ASSIGNMENT => Which lines below include "Tenant"? Copy them all.

GIVEN RECORDS =>

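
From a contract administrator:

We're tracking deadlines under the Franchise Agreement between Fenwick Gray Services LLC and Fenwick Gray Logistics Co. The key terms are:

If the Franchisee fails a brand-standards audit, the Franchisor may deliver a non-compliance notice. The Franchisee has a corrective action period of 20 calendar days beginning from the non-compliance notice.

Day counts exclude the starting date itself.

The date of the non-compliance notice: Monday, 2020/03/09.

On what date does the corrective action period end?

Adding 20 calendar days to 2020/03/09 gives 2020/03/29, which is the last day of the corrective action period.

2020/03/29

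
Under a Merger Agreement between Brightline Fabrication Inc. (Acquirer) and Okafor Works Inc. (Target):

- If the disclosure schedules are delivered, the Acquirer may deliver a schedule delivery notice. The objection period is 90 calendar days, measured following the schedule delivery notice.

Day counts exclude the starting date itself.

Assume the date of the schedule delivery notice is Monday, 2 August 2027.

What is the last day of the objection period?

The last day of the objection period: 2 August 2027 + 90 days = 31 October 2027.

31 October 2027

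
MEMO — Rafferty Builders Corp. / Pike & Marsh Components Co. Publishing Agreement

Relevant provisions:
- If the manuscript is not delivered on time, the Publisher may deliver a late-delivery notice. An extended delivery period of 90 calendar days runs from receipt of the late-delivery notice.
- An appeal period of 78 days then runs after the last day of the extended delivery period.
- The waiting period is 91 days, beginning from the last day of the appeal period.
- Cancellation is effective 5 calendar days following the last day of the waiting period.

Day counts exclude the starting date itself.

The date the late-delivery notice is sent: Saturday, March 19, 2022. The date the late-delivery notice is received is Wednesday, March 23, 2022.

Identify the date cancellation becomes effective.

The last day of the extended delivery period: 90 calendar days after March 23, 2022 is June 21, 2022.
Adding 78 calendar days to June 21, 2022 gives September 7, 2022, which is the last day of the appeal period.
The last day of the waiting period: September 7, 2022 + 91 days = December 7, 2022.
The date cancellation becomes effective: December 7, 2022 + 5 days = December 12, 2022.

December 12, 2022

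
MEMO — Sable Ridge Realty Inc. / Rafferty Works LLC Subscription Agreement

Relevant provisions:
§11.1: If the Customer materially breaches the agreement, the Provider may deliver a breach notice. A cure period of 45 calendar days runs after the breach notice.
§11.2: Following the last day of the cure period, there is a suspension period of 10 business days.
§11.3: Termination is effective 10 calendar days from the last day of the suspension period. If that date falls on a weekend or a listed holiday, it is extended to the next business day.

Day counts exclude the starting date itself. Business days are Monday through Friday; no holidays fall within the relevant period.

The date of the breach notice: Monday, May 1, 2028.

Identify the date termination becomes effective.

July 10, 2028

The last day of the cure period: May 1, 2028 + 45 days = June 15, 2028.
The last day of the suspension period: 10 business days after Thursday, June 15, 2028, skipping weekends — Jun 16, Jun 19, Jun 20, Jun 21, Jun 22, Jun 23, Jun 26, Jun 27, Jun 28, Jun 29 — lands on Thursday, June 29, 2028.
Adding 10 calendar days to June 29, 2028 gives July 9, 2028, which is the date termination becomes effective. That falls on a Sunday, so it rolls to the next business day, Monday, July 10, 2028.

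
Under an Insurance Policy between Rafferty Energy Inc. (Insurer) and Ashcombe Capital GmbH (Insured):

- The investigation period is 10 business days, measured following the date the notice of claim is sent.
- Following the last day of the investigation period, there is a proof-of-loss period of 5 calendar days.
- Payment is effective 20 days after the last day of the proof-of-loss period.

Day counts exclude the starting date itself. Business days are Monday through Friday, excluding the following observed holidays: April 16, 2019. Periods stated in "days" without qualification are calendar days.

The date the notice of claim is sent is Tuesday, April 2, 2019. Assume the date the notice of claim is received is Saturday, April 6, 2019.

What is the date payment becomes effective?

May 12, 2019

From Tuesday, April 2, 2019, 10 business days (Apr 3, Apr 4, Apr 5, Apr 8, Apr 9, Apr 10, Apr 11, Apr 12, Apr 15, Apr 17, skipping weekends and the listed holiday on Apr 16) brings us to Wednesday, April 17, 2019, which is the last day of the investigation period.
The last day of the proof-of-loss period: 5 calendar days after April 17, 2019 is April 22, 2019.
Adding 20 calendar days to April 22, 2019 gives May 12, 2019, which is the date payment becomes effective.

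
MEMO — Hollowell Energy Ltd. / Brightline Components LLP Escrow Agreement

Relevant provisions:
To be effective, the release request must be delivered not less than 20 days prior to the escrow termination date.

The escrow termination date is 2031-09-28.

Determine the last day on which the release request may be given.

2031-09-08

Counting back 20 calendar days from 2031-09-28 gives 2031-09-08.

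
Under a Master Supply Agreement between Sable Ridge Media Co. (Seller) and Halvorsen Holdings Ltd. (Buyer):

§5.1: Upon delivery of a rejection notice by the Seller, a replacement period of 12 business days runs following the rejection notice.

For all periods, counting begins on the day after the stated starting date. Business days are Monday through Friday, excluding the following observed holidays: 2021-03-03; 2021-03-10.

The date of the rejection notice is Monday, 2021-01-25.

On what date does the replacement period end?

2021-02-10

From Monday, 2021-01-25, 12 business days (Jan 26, Jan 27, Jan 28, Jan 29, …, Feb 8, Feb 9, Feb 10, skipping weekends) brings us to Wednesday, 2021-02-10, which is the last day of the replacement period.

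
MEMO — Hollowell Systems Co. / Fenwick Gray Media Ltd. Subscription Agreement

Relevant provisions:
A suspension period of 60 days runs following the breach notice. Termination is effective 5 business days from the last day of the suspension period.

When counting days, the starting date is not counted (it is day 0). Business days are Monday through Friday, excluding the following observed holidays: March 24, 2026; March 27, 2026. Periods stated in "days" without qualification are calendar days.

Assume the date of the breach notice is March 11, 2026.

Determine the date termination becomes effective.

May 15, 2026

The last day of the suspension period: March 11, 2026 + 60 days = May 10, 2026.
From Sunday, May 10, 2026, 5 business days (May 11, May 12, May 13, May 14, May 15, skipping weekends) brings us to Friday, May 15, 2026, which is the date termination becomes effective.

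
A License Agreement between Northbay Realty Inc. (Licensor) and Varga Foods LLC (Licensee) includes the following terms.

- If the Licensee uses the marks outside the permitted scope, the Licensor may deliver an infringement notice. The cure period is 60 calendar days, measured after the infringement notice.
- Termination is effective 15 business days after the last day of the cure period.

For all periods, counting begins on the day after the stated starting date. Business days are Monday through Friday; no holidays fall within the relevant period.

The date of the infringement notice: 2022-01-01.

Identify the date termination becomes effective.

2022-03-23

The last day of the cure period: 60 calendar days after 2022-01-01 is 2022-03-02.
The date termination becomes effective: 15 business days after Wednesday, 2022-03-02, skipping weekends — Mar 3, Mar 4, Mar 7, Mar 8, …, Mar 21, Mar 22, Mar 23 — lands on Wednesday, 2022-03-23.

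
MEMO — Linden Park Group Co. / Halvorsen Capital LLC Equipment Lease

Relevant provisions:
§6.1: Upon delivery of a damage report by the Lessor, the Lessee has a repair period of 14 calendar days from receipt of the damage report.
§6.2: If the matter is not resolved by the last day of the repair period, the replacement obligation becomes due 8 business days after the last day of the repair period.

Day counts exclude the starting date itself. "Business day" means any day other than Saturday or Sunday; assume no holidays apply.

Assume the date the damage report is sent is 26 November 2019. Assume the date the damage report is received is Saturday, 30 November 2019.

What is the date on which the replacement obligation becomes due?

Adding 14 calendar days to 30 November 2019 gives 14 December 2019, which is the last day of the repair period.
The date on which the replacement obligation becomes due: 8 business days after Saturday, 14 December 2019, skipping weekends — Dec 16, Dec 17, Dec 18, Dec 19, Dec 20, Dec 23, Dec 24, Dec 25 — lands on Wednesday, 25 December 2019.

25 December 2019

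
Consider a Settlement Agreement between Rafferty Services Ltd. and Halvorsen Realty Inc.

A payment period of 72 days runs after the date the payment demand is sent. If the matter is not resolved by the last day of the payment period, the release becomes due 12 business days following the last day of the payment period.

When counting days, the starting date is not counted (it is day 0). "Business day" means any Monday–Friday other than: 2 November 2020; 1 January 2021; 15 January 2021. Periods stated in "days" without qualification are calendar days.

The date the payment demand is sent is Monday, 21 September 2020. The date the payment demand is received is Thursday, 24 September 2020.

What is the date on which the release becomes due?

18 December 2020

Adding 72 calendar days to 21 September 2020 gives 2 December 2020, which is the last day of the payment period.
The date on which the release becomes due: 12 business days after Wednesday, 2 December 2020, skipping weekends — Dec 3, Dec 4, Dec 7, Dec 8, …, Dec 16, Dec 17, Dec 18 — lands on Friday, 18 December 2020.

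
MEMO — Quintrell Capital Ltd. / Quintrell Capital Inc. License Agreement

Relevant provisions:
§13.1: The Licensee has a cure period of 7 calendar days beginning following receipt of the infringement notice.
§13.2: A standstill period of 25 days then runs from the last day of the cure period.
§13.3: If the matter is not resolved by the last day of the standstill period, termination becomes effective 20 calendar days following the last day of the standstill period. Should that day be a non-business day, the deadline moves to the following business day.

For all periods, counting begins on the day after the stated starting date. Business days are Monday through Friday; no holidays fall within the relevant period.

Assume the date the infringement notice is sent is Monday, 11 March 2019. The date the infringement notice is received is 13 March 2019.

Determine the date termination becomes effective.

6 May 2019

The last day of the cure period: 13 March 2019 + 7 days = 20 March 2019.
The last day of the standstill period: 20 March 2019 + 25 days = 14 April 2019.
Adding 20 calendar days to 14 April 2019 gives 4 May 2019, which is the date termination becomes effective. That falls on a Saturday, so it rolls to the next business day, Monday, 6 May 2019.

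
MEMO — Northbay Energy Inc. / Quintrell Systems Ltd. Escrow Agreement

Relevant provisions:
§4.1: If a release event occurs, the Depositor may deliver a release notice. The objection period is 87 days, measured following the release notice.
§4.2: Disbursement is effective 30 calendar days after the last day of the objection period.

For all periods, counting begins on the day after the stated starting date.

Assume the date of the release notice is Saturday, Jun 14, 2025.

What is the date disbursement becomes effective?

The last day of the objection period: Jun 14, 2025 + 87 days = Sep 9, 2025.
Adding 30 calendar days to Sep 9, 2025 gives Oct 9, 2025, which is the date disbursement becomes effective.

Oct 9, 2025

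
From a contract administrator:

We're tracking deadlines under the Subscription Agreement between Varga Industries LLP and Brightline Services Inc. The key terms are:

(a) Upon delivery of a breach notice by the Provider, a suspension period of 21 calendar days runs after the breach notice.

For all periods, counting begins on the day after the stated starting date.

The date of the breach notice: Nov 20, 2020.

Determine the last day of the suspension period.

The last day of the suspension period: 21 calendar days after Nov 20, 2020 is Dec 11, 2020.

Dec 11, 2020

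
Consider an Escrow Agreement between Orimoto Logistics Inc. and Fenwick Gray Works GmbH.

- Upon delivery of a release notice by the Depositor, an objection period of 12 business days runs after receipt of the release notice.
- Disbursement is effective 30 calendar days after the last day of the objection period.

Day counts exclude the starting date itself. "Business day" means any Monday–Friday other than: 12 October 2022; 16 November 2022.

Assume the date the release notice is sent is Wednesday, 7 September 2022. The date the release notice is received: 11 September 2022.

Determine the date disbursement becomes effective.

The last day of the objection period: 12 business days after Sunday, 11 September 2022, skipping weekends — Sep 12, Sep 13, Sep 14, Sep 15, …, Sep 23, Sep 26, Sep 27 — lands on Tuesday, 27 September 2022.
Adding 30 calendar days to 27 September 2022 gives 27 October 2022, which is the date disbursement becomes effective.

27 October 2022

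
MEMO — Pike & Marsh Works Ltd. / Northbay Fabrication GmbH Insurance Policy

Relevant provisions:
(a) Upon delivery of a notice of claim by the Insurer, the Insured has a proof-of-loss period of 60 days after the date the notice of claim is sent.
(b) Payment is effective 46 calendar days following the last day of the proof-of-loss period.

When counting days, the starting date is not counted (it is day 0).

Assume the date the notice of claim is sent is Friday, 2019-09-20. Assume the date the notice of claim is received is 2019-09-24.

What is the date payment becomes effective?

The last day of the proof-of-loss period: 60 calendar days after 2019-09-20 is 2019-11-19.
Adding 46 calendar days to 2019-11-19 gives 2020-01-04, which is the date payment becomes effective.

2020-01-04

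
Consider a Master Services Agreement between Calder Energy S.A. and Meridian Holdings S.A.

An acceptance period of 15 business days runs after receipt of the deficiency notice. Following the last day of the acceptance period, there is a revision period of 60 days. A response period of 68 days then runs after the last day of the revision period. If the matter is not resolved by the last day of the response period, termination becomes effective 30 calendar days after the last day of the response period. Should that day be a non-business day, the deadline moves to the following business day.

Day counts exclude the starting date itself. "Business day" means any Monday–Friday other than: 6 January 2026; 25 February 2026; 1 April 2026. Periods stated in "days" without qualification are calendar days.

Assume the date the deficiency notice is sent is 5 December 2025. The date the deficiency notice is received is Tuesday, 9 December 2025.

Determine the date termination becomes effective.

The last day of the acceptance period: counting 15 business days from Tuesday, 9 December 2025 (Dec 10, Dec 11, Dec 12, Dec 15, …, Dec 26, Dec 29, Dec 30, skipping weekends) reaches Tuesday, 30 December 2025.
The last day of the revision period: 60 calendar days after 30 December 2025 is 28 February 2026.
The last day of the response period: 68 calendar days after 28 February 2026 is 7 May 2026.
Adding 30 calendar days to 7 May 2026 gives 6 June 2026, which is the date termination becomes effective. That falls on a Saturday, so it rolls to the next business day, Monday, 8 June 2026.

8 June 2026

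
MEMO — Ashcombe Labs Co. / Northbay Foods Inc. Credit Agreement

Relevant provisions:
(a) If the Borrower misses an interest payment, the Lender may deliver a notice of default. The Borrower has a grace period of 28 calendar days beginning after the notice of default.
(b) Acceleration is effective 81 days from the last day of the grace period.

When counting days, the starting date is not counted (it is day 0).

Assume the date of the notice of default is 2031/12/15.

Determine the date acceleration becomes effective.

Adding 28 calendar days to 2031/12/15 gives 2032/01/12, which is the last day of the grace period.
The date acceleration becomes effective: 81 calendar days after 2032/01/12 is 2032/04/02.

2032/04/02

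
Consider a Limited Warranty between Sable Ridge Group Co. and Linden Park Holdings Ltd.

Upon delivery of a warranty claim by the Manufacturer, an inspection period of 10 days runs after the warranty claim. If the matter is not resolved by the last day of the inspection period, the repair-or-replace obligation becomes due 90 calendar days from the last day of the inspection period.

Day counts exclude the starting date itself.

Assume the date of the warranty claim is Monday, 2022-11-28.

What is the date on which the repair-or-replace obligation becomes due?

Adding 10 calendar days to 2022-11-28 gives 2022-12-08, which is the last day of the inspection period.
The date on which the repair-or-replace obligation becomes due: 2022-12-08 + 90 days = 2023-03-08.

2023-03-08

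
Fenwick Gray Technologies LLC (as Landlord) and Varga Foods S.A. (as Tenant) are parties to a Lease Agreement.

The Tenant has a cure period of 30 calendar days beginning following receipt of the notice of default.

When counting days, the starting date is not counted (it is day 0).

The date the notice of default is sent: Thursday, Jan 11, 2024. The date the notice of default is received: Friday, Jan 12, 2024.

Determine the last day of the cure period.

Feb 11, 2024

Adding 30 calendar days to Jan 12, 2024 gives Feb 11, 2024, which is the last day of the cure period.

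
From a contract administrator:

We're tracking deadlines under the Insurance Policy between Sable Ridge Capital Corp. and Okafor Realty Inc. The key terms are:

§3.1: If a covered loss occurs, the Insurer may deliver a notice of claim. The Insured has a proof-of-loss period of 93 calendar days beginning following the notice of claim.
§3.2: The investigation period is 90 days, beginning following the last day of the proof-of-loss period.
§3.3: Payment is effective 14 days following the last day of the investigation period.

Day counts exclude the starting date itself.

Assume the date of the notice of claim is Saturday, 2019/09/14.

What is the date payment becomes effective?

Adding 93 calendar days to 2019/09/14 gives 2019/12/16, which is the last day of the proof-of-loss period.
Adding 90 calendar days to 2019/12/16 gives 2020/03/15, which is the last day of the investigation period.
Adding 14 calendar days to 2020/03/15 gives 2020/03/29, which is the date payment becomes effective.

2020/03/29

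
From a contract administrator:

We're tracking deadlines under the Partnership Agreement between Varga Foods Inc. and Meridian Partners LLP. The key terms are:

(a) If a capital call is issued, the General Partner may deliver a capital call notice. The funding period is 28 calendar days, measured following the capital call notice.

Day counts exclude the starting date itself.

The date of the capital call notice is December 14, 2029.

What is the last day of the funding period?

The last day of the funding period: December 14, 2029 + 28 days = January 11, 2030.

January 11, 2030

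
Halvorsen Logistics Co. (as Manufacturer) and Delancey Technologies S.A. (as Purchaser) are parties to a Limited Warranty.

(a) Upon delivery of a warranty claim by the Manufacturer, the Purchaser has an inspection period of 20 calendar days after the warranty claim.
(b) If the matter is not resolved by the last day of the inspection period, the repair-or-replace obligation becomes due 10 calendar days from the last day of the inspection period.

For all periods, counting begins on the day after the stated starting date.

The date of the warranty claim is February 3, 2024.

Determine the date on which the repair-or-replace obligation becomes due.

March 4, 2024

The last day of the inspection period: 20 calendar days after February 3, 2024 is February 23, 2024.
The date on which the repair-or-replace obligation becomes due: February 23, 2024 + 10 days = March 4, 2024.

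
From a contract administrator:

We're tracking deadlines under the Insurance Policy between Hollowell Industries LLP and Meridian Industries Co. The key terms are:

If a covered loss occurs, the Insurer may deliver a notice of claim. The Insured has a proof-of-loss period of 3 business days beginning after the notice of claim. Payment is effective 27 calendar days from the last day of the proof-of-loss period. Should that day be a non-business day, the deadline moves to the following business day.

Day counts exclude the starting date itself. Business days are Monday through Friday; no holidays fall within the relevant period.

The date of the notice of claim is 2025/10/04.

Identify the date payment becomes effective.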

REPLY =>
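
Fenwick Gray Technologies LLC (as Landlord) and Varga Foods S.A. (as Tenant) are parties to a Lease Agreement.
The Tenant has a cure period of 30 calendar days beginning following receipt of the notice of default.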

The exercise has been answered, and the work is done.